- Task statement -
In the listing below, locate the line that contains "83 tensile-strength measurements" and the line that contains "22 delivery times". Restate word for word those two lines and every line between them, and nothing else.

- Materials provided -
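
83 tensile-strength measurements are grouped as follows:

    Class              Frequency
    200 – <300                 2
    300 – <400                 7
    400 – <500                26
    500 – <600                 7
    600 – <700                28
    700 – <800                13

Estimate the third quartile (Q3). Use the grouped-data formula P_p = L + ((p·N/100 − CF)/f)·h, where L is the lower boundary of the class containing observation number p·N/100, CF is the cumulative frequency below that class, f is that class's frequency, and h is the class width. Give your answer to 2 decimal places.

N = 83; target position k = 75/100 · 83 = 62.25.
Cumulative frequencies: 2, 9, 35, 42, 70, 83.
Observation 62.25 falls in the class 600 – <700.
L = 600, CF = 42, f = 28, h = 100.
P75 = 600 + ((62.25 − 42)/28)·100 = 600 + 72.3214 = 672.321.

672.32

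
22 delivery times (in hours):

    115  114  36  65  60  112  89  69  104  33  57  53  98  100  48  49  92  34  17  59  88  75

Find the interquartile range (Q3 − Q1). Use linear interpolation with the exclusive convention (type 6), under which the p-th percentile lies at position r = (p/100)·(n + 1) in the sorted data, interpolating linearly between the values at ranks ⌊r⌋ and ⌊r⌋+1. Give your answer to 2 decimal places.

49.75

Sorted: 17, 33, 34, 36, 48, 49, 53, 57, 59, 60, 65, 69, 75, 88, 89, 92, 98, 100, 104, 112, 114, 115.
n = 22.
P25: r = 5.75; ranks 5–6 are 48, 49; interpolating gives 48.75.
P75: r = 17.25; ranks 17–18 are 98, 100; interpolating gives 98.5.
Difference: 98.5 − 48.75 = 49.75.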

---

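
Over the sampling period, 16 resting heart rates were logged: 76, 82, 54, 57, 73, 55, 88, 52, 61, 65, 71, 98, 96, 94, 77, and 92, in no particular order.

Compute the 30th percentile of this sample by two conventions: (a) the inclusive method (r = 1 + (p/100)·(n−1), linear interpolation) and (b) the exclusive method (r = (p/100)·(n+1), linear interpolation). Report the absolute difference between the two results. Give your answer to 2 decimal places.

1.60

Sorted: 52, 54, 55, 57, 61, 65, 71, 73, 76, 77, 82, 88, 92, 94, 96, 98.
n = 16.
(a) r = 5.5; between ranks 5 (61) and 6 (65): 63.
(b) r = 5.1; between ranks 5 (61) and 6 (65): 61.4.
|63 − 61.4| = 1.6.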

- Output of the exercise -
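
83 tensile-strength measurements are grouped as follows:

    Class              Frequency
    200 – <300                 2
    300 – <400                 7
    400 – <500                26
    500 – <600                 7
    600 – <700                28
    700 – <800                13

Estimate the third quartile (Q3). Use the grouped-data formula P_p = L + ((p·N/100 − CF)/f)·h, where L is the lower boundary of the class containing observation number p·N/100, CF is the cumulative frequency below that class, f is that class's frequency, and h is the class width. Give your answer to 2 decimal places.

N = 83; target position k = 75/100 · 83 = 62.25.
Cumulative frequencies: 2, 9, 35, 42, 70, 83.
Observation 62.25 falls in the class 600 – <700.
L = 600, CF = 42, f = 28, h = 100.
P75 = 600 + ((62.25 − 42)/28)·100 = 600 + 72.3214 = 672.321.

672.32

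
22 delivery times (in hours):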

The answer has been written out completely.